▶ [Required action] State how many lines in the records below contain the word "Answer". Nothing else is needed.

▶ [Record excerpts]
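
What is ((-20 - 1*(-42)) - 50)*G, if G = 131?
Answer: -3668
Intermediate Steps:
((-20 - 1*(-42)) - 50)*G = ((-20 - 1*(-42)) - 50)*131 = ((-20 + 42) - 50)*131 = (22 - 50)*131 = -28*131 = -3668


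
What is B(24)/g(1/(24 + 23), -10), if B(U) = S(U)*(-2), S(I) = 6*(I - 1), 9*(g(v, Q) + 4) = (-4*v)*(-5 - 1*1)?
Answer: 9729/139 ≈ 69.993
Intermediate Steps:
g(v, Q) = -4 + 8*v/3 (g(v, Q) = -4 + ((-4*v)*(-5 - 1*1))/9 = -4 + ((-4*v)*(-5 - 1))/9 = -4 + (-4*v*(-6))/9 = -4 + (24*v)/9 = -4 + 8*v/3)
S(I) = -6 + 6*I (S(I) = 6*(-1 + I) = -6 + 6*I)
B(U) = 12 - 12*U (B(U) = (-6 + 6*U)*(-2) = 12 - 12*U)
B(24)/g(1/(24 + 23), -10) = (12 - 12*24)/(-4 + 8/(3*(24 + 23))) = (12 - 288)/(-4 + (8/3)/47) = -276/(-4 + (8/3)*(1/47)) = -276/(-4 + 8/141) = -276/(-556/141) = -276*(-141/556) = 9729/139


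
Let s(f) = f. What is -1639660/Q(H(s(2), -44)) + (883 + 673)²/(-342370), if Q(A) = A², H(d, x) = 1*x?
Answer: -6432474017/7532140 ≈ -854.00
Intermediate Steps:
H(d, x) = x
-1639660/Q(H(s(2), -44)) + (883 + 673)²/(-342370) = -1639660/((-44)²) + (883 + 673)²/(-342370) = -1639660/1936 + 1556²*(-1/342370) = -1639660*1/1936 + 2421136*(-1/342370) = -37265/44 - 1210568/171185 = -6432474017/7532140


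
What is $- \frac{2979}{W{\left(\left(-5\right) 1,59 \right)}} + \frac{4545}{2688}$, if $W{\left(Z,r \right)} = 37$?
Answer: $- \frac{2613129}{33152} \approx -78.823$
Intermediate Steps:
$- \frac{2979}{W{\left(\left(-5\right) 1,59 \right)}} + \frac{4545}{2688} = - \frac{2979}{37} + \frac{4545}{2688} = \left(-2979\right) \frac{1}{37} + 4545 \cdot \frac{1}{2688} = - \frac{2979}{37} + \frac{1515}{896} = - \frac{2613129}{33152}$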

---

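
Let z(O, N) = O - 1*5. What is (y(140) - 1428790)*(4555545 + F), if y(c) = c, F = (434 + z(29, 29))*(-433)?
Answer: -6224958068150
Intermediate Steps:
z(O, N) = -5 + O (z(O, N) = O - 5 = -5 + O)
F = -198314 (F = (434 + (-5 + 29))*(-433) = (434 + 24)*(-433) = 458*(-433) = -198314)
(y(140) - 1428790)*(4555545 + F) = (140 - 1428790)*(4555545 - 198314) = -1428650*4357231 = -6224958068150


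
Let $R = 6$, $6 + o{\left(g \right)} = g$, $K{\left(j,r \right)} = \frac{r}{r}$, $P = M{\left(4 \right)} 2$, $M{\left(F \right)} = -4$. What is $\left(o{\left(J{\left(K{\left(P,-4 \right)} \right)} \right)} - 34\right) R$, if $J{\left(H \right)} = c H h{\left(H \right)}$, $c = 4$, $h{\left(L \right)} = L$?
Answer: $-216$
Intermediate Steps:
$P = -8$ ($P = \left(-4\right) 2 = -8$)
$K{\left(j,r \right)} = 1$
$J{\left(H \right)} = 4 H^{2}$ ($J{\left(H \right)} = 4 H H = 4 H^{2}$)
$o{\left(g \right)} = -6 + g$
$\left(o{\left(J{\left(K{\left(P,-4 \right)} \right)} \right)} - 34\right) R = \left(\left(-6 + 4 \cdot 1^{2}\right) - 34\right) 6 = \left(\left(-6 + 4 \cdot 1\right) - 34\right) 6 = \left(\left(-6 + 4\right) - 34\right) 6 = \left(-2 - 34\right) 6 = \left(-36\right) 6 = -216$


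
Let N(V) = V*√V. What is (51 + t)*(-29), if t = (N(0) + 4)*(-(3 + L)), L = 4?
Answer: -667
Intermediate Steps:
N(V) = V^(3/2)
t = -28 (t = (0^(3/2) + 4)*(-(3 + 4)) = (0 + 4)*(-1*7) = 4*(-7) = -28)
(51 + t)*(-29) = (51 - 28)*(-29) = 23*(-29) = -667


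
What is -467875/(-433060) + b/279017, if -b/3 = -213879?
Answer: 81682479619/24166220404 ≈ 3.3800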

* * *

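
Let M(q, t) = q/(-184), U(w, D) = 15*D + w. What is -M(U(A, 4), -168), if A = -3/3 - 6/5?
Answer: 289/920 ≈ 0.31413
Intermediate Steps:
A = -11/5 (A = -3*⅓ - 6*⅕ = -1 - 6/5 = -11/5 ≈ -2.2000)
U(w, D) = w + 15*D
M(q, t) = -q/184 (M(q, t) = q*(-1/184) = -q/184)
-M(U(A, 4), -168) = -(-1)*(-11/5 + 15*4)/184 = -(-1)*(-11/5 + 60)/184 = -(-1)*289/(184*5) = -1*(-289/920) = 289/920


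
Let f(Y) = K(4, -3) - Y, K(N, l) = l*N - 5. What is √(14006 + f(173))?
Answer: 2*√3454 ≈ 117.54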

▶ [Solution to the exercise] 10